**EXERCISE DESCRIPTION**
Please restate exactly the lines of the data below, beginning with the line containing "By how much" and ending with the last line.

:: PROVIDED DATA

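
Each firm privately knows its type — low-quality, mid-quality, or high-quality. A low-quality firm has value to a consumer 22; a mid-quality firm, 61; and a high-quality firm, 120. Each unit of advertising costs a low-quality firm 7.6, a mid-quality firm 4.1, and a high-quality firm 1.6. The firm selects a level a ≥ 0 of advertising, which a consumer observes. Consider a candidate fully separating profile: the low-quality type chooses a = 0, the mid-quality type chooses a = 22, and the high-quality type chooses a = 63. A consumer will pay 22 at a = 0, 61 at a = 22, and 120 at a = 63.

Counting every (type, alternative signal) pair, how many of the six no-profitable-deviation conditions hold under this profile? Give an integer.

Low-quality (own payoff 22): to a=22 gives 61 − 7.6×22 = -106.2 → no gain ✓; to a=63 gives 120 − 7.6×63 = -358.8 → no gain ✓.
Mid-quality (own payoff 61 − 4.1×22 = -29.2): to a=0 gives 22 → profitable ✗; to a=63 gives 120 − 4.1×63 = -138.3 → no gain ✓.
High-quality (own payoff 120 − 1.6×63 = 19.2): to a=0 gives 22 → profitable ✗; to a=22 gives 61 − 1.6×22 = 25.8 → profitable ✗.
3 of the 6 constraints hold; not an equilibrium.

3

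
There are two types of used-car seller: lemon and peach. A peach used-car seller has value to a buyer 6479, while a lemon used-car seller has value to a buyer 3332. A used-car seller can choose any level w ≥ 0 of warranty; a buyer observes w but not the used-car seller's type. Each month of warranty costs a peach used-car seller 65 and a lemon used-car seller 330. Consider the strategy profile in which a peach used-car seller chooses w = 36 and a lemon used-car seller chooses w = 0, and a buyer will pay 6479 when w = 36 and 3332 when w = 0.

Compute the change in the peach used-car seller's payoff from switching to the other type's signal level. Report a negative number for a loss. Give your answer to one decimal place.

-807.0

Playing w = 36 the peach used-car seller receives 6479 − 65 × 36 = 4139.
Deviating to w = 0 yields 3332 instead.
Gain from deviating: 3332 − 4139 = -807.0.
The gain is negative, so the peach type's incentive-compatibility constraint is satisfied.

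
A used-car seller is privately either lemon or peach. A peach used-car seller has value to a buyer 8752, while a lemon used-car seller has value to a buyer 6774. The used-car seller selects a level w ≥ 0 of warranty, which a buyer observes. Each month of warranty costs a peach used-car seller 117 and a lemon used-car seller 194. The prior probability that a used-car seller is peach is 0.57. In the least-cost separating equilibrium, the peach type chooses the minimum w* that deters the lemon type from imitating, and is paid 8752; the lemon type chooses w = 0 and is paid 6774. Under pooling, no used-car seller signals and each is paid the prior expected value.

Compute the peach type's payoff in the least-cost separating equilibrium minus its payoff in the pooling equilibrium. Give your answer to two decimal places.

-342.38

Least-cost separating signal: w* solves 6774 = 8752 − 194·w*, so w* = (8752 − 6774)/194 ≈ 10.1959.
Peach type's separating payoff: 8752 − 117 × w* = 8752 − 117 × (8752 − 6774)/194 = 8752 − 231426/194 ≈ 7559.0825.
Pooling payoff: 0.57 × 8752 + 0.43 × 6774 = 7901.46.
Difference: 7559.0825 − 7901.46 = -342.3775, i.e. -342.38 to two decimal places.
The peach type would prefer the pooling outcome.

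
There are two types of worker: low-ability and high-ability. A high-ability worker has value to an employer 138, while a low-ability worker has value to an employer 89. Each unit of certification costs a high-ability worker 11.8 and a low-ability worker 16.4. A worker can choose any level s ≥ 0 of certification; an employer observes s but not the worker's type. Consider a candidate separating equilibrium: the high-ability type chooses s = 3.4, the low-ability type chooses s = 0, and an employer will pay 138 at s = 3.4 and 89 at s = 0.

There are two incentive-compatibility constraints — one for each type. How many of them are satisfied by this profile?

Low-ability type: stay at 0 → 89; mimic → 138 − 16.4 × 3.4 = 82.24. IC holds (89 ≥ 82.24).
High-ability type: signal → 138 − 11.8 × 3.4 = 97.88; deviate to 0 → 89. IC holds (97.88 ≥ 89).
2 of 2 constraints hold, so this is a separating equilibrium.

2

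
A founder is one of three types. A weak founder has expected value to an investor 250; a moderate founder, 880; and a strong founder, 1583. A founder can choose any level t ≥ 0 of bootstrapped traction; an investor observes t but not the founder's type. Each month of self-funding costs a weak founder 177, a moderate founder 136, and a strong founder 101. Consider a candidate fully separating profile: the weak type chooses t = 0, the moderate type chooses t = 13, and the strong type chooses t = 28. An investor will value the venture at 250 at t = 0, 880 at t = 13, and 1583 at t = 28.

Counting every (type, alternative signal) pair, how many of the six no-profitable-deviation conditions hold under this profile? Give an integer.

3

Strong (own payoff 1583 − 101×28 = -1245): to t=0 gives 250 → profitable ✗; to t=13 gives 880 − 101×13 = -433 → profitable ✗.
Moderate (own payoff 880 − 136×13 = -888): to t=0 gives 250 → profitable ✗; to t=28 gives 1583 − 136×28 = -2225 → no gain ✓.
Weak (own payoff 250): to t=13 gives 880 − 177×13 = -1421 → no gain ✓; to t=28 gives 1583 − 177×28 = -3373 → no gain ✓.
3 of the 6 constraints hold; not an equilibrium.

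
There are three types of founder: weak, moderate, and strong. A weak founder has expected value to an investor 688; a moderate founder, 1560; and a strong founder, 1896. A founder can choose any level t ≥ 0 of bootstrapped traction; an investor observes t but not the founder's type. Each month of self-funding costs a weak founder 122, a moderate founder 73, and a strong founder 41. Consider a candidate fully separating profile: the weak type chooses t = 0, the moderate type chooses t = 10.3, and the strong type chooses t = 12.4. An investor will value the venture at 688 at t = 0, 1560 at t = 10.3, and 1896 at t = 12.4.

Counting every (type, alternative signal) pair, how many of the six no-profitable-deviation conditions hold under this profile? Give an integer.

5

Strong (own payoff 1896 − 41×12.4 = 1387.6): to t=0 gives 688 → no gain ✓; to t=10.3 gives 1560 − 41×10.3 = 1137.7 → no gain ✓.
Weak (own payoff 688): to t=10.3 gives 1560 − 122×10.3 = 303.4 → no gain ✓; to t=12.4 gives 1896 − 122×12.4 = 383.2 → no gain ✓.
Moderate (own payoff 1560 − 73×10.3 = 808.1): to t=0 gives 688 → no gain ✓; to t=12.4 gives 1896 − 73×12.4 = 990.8 → profitable ✗.
5 of the 6 constraints hold; not an equilibrium.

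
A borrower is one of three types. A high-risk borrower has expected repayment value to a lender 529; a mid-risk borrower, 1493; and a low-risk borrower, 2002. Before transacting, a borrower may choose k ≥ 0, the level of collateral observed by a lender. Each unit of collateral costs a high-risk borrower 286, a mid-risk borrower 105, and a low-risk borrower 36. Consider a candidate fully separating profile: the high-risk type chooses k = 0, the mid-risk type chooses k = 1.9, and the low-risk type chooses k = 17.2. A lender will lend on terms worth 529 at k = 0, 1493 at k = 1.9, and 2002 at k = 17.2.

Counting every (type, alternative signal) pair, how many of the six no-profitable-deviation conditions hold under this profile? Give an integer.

Low-risk (own payoff 2002 − 36×17.2 = 1382.8): to k=0 gives 529 → no gain ✓; to k=1.9 gives 1493 − 36×1.9 = 1424.6 → profitable ✗.
High-risk (own payoff 529): to k=1.9 gives 1493 − 286×1.9 = 949.6 → profitable ✗; to k=17.2 gives 2002 − 286×17.2 = -2917.2 → no gain ✓.
Mid-risk (own payoff 1493 − 105×1.9 = 1293.5): to k=0 gives 529 → no gain ✓; to k=17.2 gives 2002 − 105×17.2 = 196 → no gain ✓.
4 of the 6 constraints hold; not an equilibrium.

4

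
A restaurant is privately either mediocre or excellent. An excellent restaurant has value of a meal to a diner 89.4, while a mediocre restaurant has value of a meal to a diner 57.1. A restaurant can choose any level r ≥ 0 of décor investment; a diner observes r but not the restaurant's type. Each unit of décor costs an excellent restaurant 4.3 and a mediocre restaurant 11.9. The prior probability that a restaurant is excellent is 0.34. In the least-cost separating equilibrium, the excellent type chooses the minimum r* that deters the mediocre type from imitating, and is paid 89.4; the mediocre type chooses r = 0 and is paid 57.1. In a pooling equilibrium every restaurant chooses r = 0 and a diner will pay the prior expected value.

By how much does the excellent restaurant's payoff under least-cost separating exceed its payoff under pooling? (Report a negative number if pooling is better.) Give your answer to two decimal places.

9.65

Least-cost separating signal: r* solves 57.1 = 89.4 − 11.9·r*, so r* = (89.4 − 57.1)/11.9 ≈ 2.7143.
Excellent type's separating payoff: 89.4 − 4.3 × r* = 89.4 − 4.3 × (89.4 − 57.1)/11.9 = 89.4 − 138.89/11.9 ≈ 77.7286.
Pooling payoff: 0.34 × 89.4 + 0.66 × 57.1 = 68.082.
Difference: 77.7286 − 68.082 = 9.6466, i.e. 9.65 to two decimal places.
The excellent type prefers to separate.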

::::

**ANSWER AREA**
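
By how much does the excellent restaurant's payoff under least-cost separating exceed its payoff under pooling? (Report a negative number if pooling is better.) Give your answer to two decimal places.

9.65

Least-cost separating signal: r* solves 57.1 = 89.4 − 11.9·r*, so r* = (89.4 − 57.1)/11.9 ≈ 2.7143.
Excellent type's separating payoff: 89.4 − 4.3 × r* = 89.4 − 4.3 × (89.4 − 57.1)/11.9 = 89.4 − 138.89/11.9 ≈ 77.7286.
Pooling payoff: 0.34 × 89.4 + 0.66 × 57.1 = 68.082.
Difference: 77.7286 − 68.082 = 9.6466, i.e. 9.65 to two decimal places.
The excellent type prefers to separate.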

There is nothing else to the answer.